Exercise materials START

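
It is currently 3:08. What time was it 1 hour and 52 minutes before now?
Starting time: 3:08 = 188 total minutes past 12:00
Subtracting: 1 hour and 52 minutes = 112 minutes
188 - 112 = 76 minutes
= 1 hour and 16 minutes past 12:00 = 1:16

Final answer: 1:16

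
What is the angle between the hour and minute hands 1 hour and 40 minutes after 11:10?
First find the time 1 hour and 40 minutes after 11:10.
Total minutes: 11 x 60 + 10 + 1 x 60 + 40 = 770.
770 mod 720 = 50 minutes = 12:50.
Now compute the angle at 12:50:
Hour hand: 0 x 30 + 50 x 0.5 = 25 degrees
Minute hand: 50 x 6 = 300 degrees
Difference: |25 - 300| = 275 degrees
Smaller angle: 360 - 275 = 85 degrees

Final answer: 85 degrees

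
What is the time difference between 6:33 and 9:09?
From 6:33 to 9:09:
(9 x 60 + 9) - (6 x 60 + 33) = 549 - 393 = 156 minutes
= 2 hours and 36 minutes

Final answer: 2 hours and 36 minutes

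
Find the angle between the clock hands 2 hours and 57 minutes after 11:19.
First find the time 2 hours and 57 minutes after 11:19.
Total minutes: 11 x 60 + 19 + 2 x 60 + 57 = 856.
856 mod 720 = 136 minutes = 2:16.
Now compute the angle at 2:16:
Hour hand: 2 x 30 + 16 x 0.5 = 68 degrees
Minute hand: 16 x 6 = 96 degrees
Difference: |68 - 96| = 28 degrees
The angle is 28 degrees

Final answer: 28 degrees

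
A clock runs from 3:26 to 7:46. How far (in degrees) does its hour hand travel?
The hour hand moves 0.5 degrees per minute.
Time elapsed: 7:46 - 3:26 = 260 minutes
Angular displacement: 260 x 0.5 = 130 degrees

Final answer: 130 degrees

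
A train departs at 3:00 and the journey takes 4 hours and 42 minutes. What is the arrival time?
Starting time: 3:00
Adding 42 minutes to 0 minutes: 0 + 42 = 42 minutes
Adding 4 hours: 3 + 4 = 7
Final time: 7:42

Final answer: 7:42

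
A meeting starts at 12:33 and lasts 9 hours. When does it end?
Starting time: 12:33
Adding 0 minutes to 33 minutes: 33 + 0 = 33 minutes
Adding 9 hours: 12 + 9 = 21 - 12 = 9
Final time: 9:33

Final answer: 9:33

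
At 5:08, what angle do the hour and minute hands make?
Hour hand position: 5 x 30 + 8 x 0.5 = 154 degrees
Minute hand position: 8 x 6 = 48 degrees
Difference: |154 - 48| = 106 degrees
The angle between the hands is 106 degrees

Final answer: 106 degrees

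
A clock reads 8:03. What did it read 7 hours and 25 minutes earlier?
Starting time: 8:03 = 483 total minutes past 12:00
Subtracting: 7 hours and 25 minutes = 445 minutes
483 - 445 = 38 minutes
= 38 minutes past 12:00 = 12:38

Final answer: 12:38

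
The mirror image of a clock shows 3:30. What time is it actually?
Reflection across the vertical (12-6) axis maps a hand at angle A degrees to (360 - A) degrees, which sends a reading of T minutes past 12:00 to (720 - T) minutes past 12:00.
Mirror reads 3:30 = 210 minutes past 12:00.
Actual time: (720 - 210) mod 720 = 510 minutes = 8:30.

Final answer: 8:30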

Exercise materials END

• [What you should do] Repeat the data above exactly.

• [Output for this exercise]
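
It is currently 3:08. What time was it 1 hour and 52 minutes before now?
Starting time: 3:08 = 188 total minutes past 12:00
Subtracting: 1 hour and 52 minutes = 112 minutes
188 - 112 = 76 minutes
= 1 hour and 16 minutes past 12:00 = 1:16

Final answer: 1:16

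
What is the angle between the hour and minute hands 1 hour and 40 minutes after 11:10?
First find the time 1 hour and 40 minutes after 11:10.
Total minutes: 11 x 60 + 10 + 1 x 60 + 40 = 770.
770 mod 720 = 50 minutes = 12:50.
Now compute the angle at 12:50:
Hour hand: 0 x 30 + 50 x 0.5 = 25 degrees
Minute hand: 50 x 6 = 300 degrees
Difference: |25 - 300| = 275 degrees
Smaller angle: 360 - 275 = 85 degrees

Final answer: 85 degrees

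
What is the time difference between 6:33 and 9:09?
From 6:33 to 9:09:
(9 x 60 + 9) - (6 x 60 + 33) = 549 - 393 = 156 minutes
= 2 hours and 36 minutes

Final answer: 2 hours and 36 minutes

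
Find the angle between the clock hands 2 hours and 57 minutes after 11:19.
First find the time 2 hours and 57 minutes after 11:19.
Total minutes: 11 x 60 + 19 + 2 x 60 + 57 = 856.
856 mod 720 = 136 minutes = 2:16.
Now compute the angle at 2:16:
Hour hand: 2 x 30 + 16 x 0.5 = 68 degrees
Minute hand: 16 x 6 = 96 degrees
Difference: |68 - 96| = 28 degrees
The angle is 28 degrees

Final answer: 28 degrees

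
A clock runs from 3:26 to 7:46. How far (in degrees) does its hour hand travel?
The hour hand moves 0.5 degrees per minute.
Time elapsed: 7:46 - 3:26 = 260 minutes
Angular displacement: 260 x 0.5 = 130 degrees

Final answer: 130 degrees

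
A train departs at 3:00 and the journey takes 4 hours and 42 minutes. What is the arrival time?
Starting time: 3:00
Adding 42 minutes to 0 minutes: 0 + 42 = 42 minutes
Adding 4 hours: 3 + 4 = 7
Final time: 7:42

Final answer: 7:42

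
A meeting starts at 12:33 and lasts 9 hours. When does it end?
Starting time: 12:33
Adding 0 minutes to 33 minutes: 33 + 0 = 33 minutes
Adding 9 hours: 12 + 9 = 21 - 12 = 9
Final time: 9:33

Final answer: 9:33

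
At 5:08, what angle do the hour and minute hands make?
Hour hand position: 5 x 30 + 8 x 0.5 = 154 degrees
Minute hand position: 8 x 6 = 48 degrees
Difference: |154 - 48| = 106 degrees
The angle between the hands is 106 degrees

Final answer: 106 degrees

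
A clock reads 8:03. What did it read 7 hours and 25 minutes earlier?
Starting time: 8:03 = 483 total minutes past 12:00
Subtracting: 7 hours and 25 minutes = 445 minutes
483 - 445 = 38 minutes
= 38 minutes past 12:00 = 12:38

Final answer: 12:38

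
The mirror image of a clock shows 3:30. What time is it actually?
Reflection across the vertical (12-6) axis maps a hand at angle A degrees to (360 - A) degrees, which sends a reading of T minutes past 12:00 to (720 - T) minutes past 12:00.
Mirror reads 3:30 = 210 minutes past 12:00.
Actual time: (720 - 210) mod 720 = 510 minutes = 8:30.

Final answer: 8:30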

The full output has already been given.